**TASK OBJECTIVE**
Output each entry exactly as written.

--- STUDY MATERIAL ---

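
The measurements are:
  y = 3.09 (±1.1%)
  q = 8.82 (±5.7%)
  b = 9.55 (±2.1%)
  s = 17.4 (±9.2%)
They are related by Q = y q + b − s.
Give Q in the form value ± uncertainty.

Let p = y·q = 27.3. δp/p = √((1·δy/y)² + (1·δq/q)²) = √(0.000121 + 0.00325) = 0.0581, so δp = 1.58.
Q = p + b − s: δQ = √(δp² + δb² + δs²) = √(2.50 + 0.0402 + 2.56) = 2.26
Q = 19.4.

19.4 ± 2.26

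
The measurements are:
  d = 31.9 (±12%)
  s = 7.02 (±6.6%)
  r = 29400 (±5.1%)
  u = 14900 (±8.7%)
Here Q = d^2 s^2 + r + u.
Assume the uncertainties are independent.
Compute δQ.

13900

Let p = d^2·s^2 = 50100. δp/p = √((2·δd/d)² + (2·δs/s)²) = √(0.0576 + 0.0174) = 0.274, so δp = 13700.
Q = p + r + u: δQ = √(δp² + δr² + δu²) = √(1.89e+08 + 2.25e+06 + 1.68e+06) = 13900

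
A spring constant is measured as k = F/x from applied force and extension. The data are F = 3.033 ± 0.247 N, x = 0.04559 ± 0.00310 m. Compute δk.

Relative error in a monomial: (δk/k)² = Σ (nᵢ · δxᵢ/xᵢ)².
  (1·δF/F)² = (1×0.0814)² = 0.00663;  (-1·δx/x)² = (-1×0.0680)² = 0.00462
δk/k = √(0.0113) = 0.106
k = 66.53 N/m, so δk = 0.106 × 66.53 = 7.06 N/m.

7.06 N/m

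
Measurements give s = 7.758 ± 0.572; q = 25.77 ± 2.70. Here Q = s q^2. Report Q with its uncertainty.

5152 ± 1140

Products/powers → add relative errors in quadrature, weighted by exponent:
  (1·δs/s)² = (1×0.0737)² = 0.00544;  (2·δq/q)² = (2×0.105)² = 0.0439
δQ/Q = √(0.0493) = 0.222
Q = 5152, so δQ = 0.222 × 5152 = 1140.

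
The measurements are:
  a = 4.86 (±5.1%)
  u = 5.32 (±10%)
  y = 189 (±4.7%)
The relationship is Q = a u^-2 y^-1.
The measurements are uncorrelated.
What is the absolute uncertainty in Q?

0.000192

Each factor contributes (exponent × relative error)² to (δQ/Q)²:
  (1·δa/a)² = (1×0.0510)² = 0.00260;  (-2·δu/u)² = (-2×0.100)² = 0.0400;  (-1·δy/y)² = (-1×0.0470)² = 0.00221
δQ/Q = √(0.0448) = 0.212
Q = 0.000909, so δQ = 0.212 × 0.000909 = 0.000192.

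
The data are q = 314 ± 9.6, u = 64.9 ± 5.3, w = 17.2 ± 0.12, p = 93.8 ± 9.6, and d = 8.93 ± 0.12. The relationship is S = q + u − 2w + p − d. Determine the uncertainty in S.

14.6

Each term contributes (cᵢ δxᵢ)² to (δS)²:
  (δq)² = 92.2;  (δu)² = 28.1;  (2·δw)² = 0.0576;  (δp)² = 92.2;  (δd)² = 0.0144
δS = √(212) = 14.6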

---

**COMPLETED TASK**
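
The measurements are:
  y = 3.09 (±1.1%)
  q = 8.82 (±5.7%)
  b = 9.55 (±2.1%)
  s = 17.4 (±9.2%)
They are related by Q = y q + b − s.
Give Q in the form value ± uncertainty.

Let p = y·q = 27.3. δp/p = √((1·δy/y)² + (1·δq/q)²) = √(0.000121 + 0.00325) = 0.0581, so δp = 1.58.
Q = p + b − s: δQ = √(δp² + δb² + δs²) = √(2.50 + 0.0402 + 2.56) = 2.26
Q = 19.4.

19.4 ± 2.26

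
The measurements are:
  d = 31.9 (±12%)
  s = 7.02 (±6.6%)
  r = 29400 (±5.1%)
  u = 14900 (±8.7%)
Here Q = d^2 s^2 + r + u.
Assume the uncertainties are independent.
Compute δQ.

13900

Let p = d^2·s^2 = 50100. δp/p = √((2·δd/d)² + (2·δs/s)²) = √(0.0576 + 0.0174) = 0.274, so δp = 13700.
Q = p + r + u: δQ = √(δp² + δr² + δu²) = √(1.89e+08 + 2.25e+06 + 1.68e+06) = 13900

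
A spring constant is measured as k = F/x from applied force and extension. The data are F = 3.033 ± 0.247 N, x = 0.04559 ± 0.00310 m. Compute δk.

Relative error in a monomial: (δk/k)² = Σ (nᵢ · δxᵢ/xᵢ)².
  (1·δF/F)² = (1×0.0814)² = 0.00663;  (-1·δx/x)² = (-1×0.0680)² = 0.00462
δk/k = √(0.0113) = 0.106
k = 66.53 N/m, so δk = 0.106 × 66.53 = 7.06 N/m.

7.06 N/m

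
Measurements give s = 7.758 ± 0.572; q = 25.77 ± 2.70. Here Q = s q^2. Report Q with its uncertainty.

5152 ± 1140

Products/powers → add relative errors in quadrature, weighted by exponent:
  (1·δs/s)² = (1×0.0737)² = 0.00544;  (2·δq/q)² = (2×0.105)² = 0.0439
δQ/Q = √(0.0493) = 0.222
Q = 5152, so δQ = 0.222 × 5152 = 1140.

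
The measurements are:
  a = 4.86 (±5.1%)
  u = 5.32 (±10%)
  y = 189 (±4.7%)
The relationship is Q = a u^-2 y^-1.
The measurements are uncorrelated.
What is the absolute uncertainty in Q?

0.000192

Each factor contributes (exponent × relative error)² to (δQ/Q)²:
  (1·δa/a)² = (1×0.0510)² = 0.00260;  (-2·δu/u)² = (-2×0.100)² = 0.0400;  (-1·δy/y)² = (-1×0.0470)² = 0.00221
δQ/Q = √(0.0448) = 0.212
Q = 0.000909, so δQ = 0.212 × 0.000909 = 0.000192.

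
The data are q = 314 ± 9.6, u = 64.9 ± 5.3, w = 17.2 ± 0.12, p = 93.8 ± 9.6, and d = 8.93 ± 0.12. The relationship is S = q + u − 2w + p − d. Determine the uncertainty in S.

14.6

Each term contributes (cᵢ δxᵢ)² to (δS)²:
  (δq)² = 92.2;  (δu)² = 28.1;  (2·δw)² = 0.0576;  (δp)² = 92.2;  (δd)² = 0.0144
δS = √(212) = 14.6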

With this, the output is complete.